_Exercise details_. Print all of the data exactly, with no line missing.

** Opening Source data block **

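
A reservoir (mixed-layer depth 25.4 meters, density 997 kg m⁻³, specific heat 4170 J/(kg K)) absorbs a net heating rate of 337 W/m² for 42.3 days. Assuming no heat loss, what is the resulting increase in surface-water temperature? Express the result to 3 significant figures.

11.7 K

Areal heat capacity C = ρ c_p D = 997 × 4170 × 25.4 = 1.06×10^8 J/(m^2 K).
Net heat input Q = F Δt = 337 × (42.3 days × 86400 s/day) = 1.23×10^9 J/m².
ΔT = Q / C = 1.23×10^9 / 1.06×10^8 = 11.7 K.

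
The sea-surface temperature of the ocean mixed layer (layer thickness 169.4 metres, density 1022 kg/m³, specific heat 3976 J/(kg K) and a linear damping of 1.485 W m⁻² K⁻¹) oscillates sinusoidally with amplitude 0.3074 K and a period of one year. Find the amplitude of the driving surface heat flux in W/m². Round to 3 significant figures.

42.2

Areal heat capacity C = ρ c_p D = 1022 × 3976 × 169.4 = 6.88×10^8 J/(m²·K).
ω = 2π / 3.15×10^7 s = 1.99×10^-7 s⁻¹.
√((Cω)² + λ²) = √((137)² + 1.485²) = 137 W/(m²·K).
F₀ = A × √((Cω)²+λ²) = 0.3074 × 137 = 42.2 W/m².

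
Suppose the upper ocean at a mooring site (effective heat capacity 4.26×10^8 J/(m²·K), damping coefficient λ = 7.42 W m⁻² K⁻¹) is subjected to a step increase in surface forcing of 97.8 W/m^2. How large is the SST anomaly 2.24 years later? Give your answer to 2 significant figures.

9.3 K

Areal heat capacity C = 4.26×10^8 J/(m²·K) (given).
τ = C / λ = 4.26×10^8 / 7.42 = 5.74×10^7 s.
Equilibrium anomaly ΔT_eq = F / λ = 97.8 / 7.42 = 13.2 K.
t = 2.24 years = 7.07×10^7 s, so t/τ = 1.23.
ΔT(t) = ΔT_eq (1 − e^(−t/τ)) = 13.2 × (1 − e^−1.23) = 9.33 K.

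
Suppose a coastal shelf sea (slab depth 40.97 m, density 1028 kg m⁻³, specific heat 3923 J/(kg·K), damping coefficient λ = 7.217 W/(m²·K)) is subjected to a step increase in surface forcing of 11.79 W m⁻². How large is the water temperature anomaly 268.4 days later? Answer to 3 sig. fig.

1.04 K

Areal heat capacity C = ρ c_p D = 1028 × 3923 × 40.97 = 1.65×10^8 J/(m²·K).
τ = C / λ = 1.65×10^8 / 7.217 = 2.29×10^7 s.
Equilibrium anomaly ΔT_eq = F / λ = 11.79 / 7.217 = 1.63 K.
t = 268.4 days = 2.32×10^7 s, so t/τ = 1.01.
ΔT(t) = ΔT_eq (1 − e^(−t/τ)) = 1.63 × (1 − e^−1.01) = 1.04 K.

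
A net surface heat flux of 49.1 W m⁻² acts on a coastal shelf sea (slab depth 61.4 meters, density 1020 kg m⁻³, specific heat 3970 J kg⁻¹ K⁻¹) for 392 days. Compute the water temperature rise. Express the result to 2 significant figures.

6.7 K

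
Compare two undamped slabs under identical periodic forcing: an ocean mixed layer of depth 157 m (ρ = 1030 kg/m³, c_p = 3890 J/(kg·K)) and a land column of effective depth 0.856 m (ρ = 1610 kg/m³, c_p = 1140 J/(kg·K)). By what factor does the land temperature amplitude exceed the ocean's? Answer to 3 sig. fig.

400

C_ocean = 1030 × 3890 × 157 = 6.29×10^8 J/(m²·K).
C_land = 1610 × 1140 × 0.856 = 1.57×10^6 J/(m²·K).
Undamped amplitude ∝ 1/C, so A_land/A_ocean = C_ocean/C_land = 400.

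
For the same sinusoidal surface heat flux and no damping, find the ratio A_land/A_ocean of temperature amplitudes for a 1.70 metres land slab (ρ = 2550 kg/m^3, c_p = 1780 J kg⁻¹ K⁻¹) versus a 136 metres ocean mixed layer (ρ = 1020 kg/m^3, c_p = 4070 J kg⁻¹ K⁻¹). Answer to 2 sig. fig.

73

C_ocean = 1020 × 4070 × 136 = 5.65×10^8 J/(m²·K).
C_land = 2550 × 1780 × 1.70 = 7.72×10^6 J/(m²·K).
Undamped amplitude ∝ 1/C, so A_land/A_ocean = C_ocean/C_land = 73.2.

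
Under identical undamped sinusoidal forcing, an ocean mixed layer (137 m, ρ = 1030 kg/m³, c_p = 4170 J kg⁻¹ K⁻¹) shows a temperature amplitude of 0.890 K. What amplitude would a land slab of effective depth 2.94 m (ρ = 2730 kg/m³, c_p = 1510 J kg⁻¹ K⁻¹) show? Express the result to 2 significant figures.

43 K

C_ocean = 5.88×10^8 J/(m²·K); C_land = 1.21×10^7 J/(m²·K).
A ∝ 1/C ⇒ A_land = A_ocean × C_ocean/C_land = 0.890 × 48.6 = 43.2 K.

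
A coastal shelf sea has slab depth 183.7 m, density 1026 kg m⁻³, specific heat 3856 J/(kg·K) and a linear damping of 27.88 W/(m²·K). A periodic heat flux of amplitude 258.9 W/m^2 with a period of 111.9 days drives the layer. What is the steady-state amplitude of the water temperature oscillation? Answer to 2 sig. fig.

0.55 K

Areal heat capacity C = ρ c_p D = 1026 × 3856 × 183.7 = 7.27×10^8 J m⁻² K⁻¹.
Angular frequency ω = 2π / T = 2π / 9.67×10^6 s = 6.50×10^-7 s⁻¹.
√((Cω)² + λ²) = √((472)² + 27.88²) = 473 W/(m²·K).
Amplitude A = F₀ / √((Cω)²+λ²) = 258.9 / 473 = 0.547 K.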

** Closing Source data block **

_Your solution_.
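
A reservoir (mixed-layer depth 25.4 meters, density 997 kg m⁻³, specific heat 4170 J/(kg K)) absorbs a net heating rate of 337 W/m² for 42.3 days. Assuming no heat loss, what is the resulting increase in surface-water temperature? Express the result to 3 significant figures.

11.7 K

Areal heat capacity C = ρ c_p D = 997 × 4170 × 25.4 = 1.06×10^8 J/(m^2 K).
Net heat input Q = F Δt = 337 × (42.3 days × 86400 s/day) = 1.23×10^9 J/m².
ΔT = Q / C = 1.23×10^9 / 1.06×10^8 = 11.7 K.

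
The sea-surface temperature of the ocean mixed layer (layer thickness 169.4 metres, density 1022 kg/m³, specific heat 3976 J/(kg K) and a linear damping of 1.485 W m⁻² K⁻¹) oscillates sinusoidally with amplitude 0.3074 K and a period of one year. Find the amplitude of the driving surface heat flux in W/m². Round to 3 significant figures.

42.2

Areal heat capacity C = ρ c_p D = 1022 × 3976 × 169.4 = 6.88×10^8 J/(m²·K).
ω = 2π / 3.15×10^7 s = 1.99×10^-7 s⁻¹.
√((Cω)² + λ²) = √((137)² + 1.485²) = 137 W/(m²·K).
F₀ = A × √((Cω)²+λ²) = 0.3074 × 137 = 42.2 W/m².

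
Suppose the upper ocean at a mooring site (effective heat capacity 4.26×10^8 J/(m²·K), damping coefficient λ = 7.42 W m⁻² K⁻¹) is subjected to a step increase in surface forcing of 97.8 W/m^2. How large is the SST anomaly 2.24 years later? Give your answer to 2 significant figures.

9.3 K

Areal heat capacity C = 4.26×10^8 J/(m²·K) (given).
τ = C / λ = 4.26×10^8 / 7.42 = 5.74×10^7 s.
Equilibrium anomaly ΔT_eq = F / λ = 97.8 / 7.42 = 13.2 K.
t = 2.24 years = 7.07×10^7 s, so t/τ = 1.23.
ΔT(t) = ΔT_eq (1 − e^(−t/τ)) = 13.2 × (1 − e^−1.23) = 9.33 K.

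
Suppose a coastal shelf sea (slab depth 40.97 m, density 1028 kg m⁻³, specific heat 3923 J/(kg·K), damping coefficient λ = 7.217 W/(m²·K)) is subjected to a step increase in surface forcing of 11.79 W m⁻². How large is the water temperature anomaly 268.4 days later? Answer to 3 sig. fig.

1.04 K

Areal heat capacity C = ρ c_p D = 1028 × 3923 × 40.97 = 1.65×10^8 J/(m²·K).
τ = C / λ = 1.65×10^8 / 7.217 = 2.29×10^7 s.
Equilibrium anomaly ΔT_eq = F / λ = 11.79 / 7.217 = 1.63 K.
t = 268.4 days = 2.32×10^7 s, so t/τ = 1.01.
ΔT(t) = ΔT_eq (1 − e^(−t/τ)) = 1.63 × (1 − e^−1.01) = 1.04 K.

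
A net surface heat flux of 49.1 W m⁻² acts on a coastal shelf sea (slab depth 61.4 meters, density 1020 kg m⁻³, specific heat 3970 J kg⁻¹ K⁻¹) for 392 days. Compute the water temperature rise. Express the result to 2 significant figures.

6.7 K

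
Compare two undamped slabs under identical periodic forcing: an ocean mixed layer of depth 157 m (ρ = 1030 kg/m³, c_p = 3890 J/(kg·K)) and a land column of effective depth 0.856 m (ρ = 1610 kg/m³, c_p = 1140 J/(kg·K)). By what factor does the land temperature amplitude exceed the ocean's? Answer to 3 sig. fig.

400

C_ocean = 1030 × 3890 × 157 = 6.29×10^8 J/(m²·K).
C_land = 1610 × 1140 × 0.856 = 1.57×10^6 J/(m²·K).
Undamped amplitude ∝ 1/C, so A_land/A_ocean = C_ocean/C_land = 400.

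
For the same sinusoidal surface heat flux and no damping, find the ratio A_land/A_ocean of temperature amplitudes for a 1.70 metres land slab (ρ = 2550 kg/m^3, c_p = 1780 J kg⁻¹ K⁻¹) versus a 136 metres ocean mixed layer (ρ = 1020 kg/m^3, c_p = 4070 J kg⁻¹ K⁻¹). Answer to 2 sig. fig.

73

C_ocean = 1020 × 4070 × 136 = 5.65×10^8 J/(m²·K).
C_land = 2550 × 1780 × 1.70 = 7.72×10^6 J/(m²·K).
Undamped amplitude ∝ 1/C, so A_land/A_ocean = C_ocean/C_land = 73.2.

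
Under identical undamped sinusoidal forcing, an ocean mixed layer (137 m, ρ = 1030 kg/m³, c_p = 4170 J kg⁻¹ K⁻¹) shows a temperature amplitude of 0.890 K. What amplitude would a land slab of effective depth 2.94 m (ρ = 2730 kg/m³, c_p = 1510 J kg⁻¹ K⁻¹) show? Express the result to 2 significant figures.

43 K

C_ocean = 5.88×10^8 J/(m²·K); C_land = 1.21×10^7 J/(m²·K).
A ∝ 1/C ⇒ A_land = A_ocean × C_ocean/C_land = 0.890 × 48.6 = 43.2 K.

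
A coastal shelf sea has slab depth 183.7 m, density 1026 kg m⁻³, specific heat 3856 J/(kg·K) and a linear damping of 27.88 W/(m²·K). A periodic heat flux of amplitude 258.9 W/m^2 with a period of 111.9 days drives the layer. What is the steady-state amplitude of the water temperature oscillation? Answer to 2 sig. fig.

0.55 K

Areal heat capacity C = ρ c_p D = 1026 × 3856 × 183.7 = 7.27×10^8 J m⁻² K⁻¹.
Angular frequency ω = 2π / T = 2π / 9.67×10^6 s = 6.50×10^-7 s⁻¹.
√((Cω)² + λ²) = √((472)² + 27.88²) = 473 W/(m²·K).
Amplitude A = F₀ / √((Cω)²+λ²) = 258.9 / 473 = 0.547 K.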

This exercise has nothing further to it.